Work instruction |
Within the records, say how many lines include the word "died"; the answer should be the number and no more.
[Opening Records for this task section]
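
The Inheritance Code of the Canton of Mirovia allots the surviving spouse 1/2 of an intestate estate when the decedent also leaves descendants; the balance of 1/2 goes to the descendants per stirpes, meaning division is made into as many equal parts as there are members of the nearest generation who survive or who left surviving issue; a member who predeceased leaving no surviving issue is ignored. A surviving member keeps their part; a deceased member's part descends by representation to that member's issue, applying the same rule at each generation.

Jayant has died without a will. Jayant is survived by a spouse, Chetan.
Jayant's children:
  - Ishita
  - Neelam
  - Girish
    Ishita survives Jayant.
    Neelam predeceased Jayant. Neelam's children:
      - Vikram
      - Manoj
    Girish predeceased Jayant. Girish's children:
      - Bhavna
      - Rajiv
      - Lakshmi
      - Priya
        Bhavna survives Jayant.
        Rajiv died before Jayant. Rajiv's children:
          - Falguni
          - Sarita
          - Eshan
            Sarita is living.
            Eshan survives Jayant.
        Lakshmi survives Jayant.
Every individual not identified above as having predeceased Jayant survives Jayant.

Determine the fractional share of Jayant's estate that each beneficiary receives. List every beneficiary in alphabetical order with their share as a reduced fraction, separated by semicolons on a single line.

Chetan, as surviving spouse, takes 1/2.
The remaining 1/2 passes to Jayant's descendants per stirpes.
The 1/2 is divided into 3 equal shares of 1/6 among Ishita, Neelam, Girish.
Ishita is living and takes 1/6.
Neelam predeceased; the 1/6 allotted to Neelam's branch passes to Neelam's issue by representation.
The 1/6 is divided into 2 equal shares of 1/12 among Vikram, Manoj.
Vikram is living and takes 1/12.
Manoj is living and takes 1/12.
Girish predeceased; the 1/6 allotted to Girish's branch passes to Girish's issue by representation.
The 1/6 is divided into 4 equal shares of 1/24 among Bhavna, Rajiv, Lakshmi, Priya.
Bhavna is living and takes 1/24.
Rajiv predeceased; the 1/24 allotted to Rajiv's branch passes to Rajiv's issue by representation.
The 1/24 is divided into 3 equal shares of 1/72 among Falguni, Sarita, Eshan.
Falguni is living and takes 1/72.
Sarita is living and takes 1/72.
Eshan is living and takes 1/72.
Lakshmi is living and takes 1/24.
Priya is living and takes 1/24.

Bhavna 1/24; Chetan 1/2; Eshan 1/72; Falguni 1/72; Ishita 1/6; Lakshmi 1/24; Manoj 1/12; Priya 1/24; Sarita 1/72; Vikram 1/12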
[Closing Records for this task section]
Exercise result |
2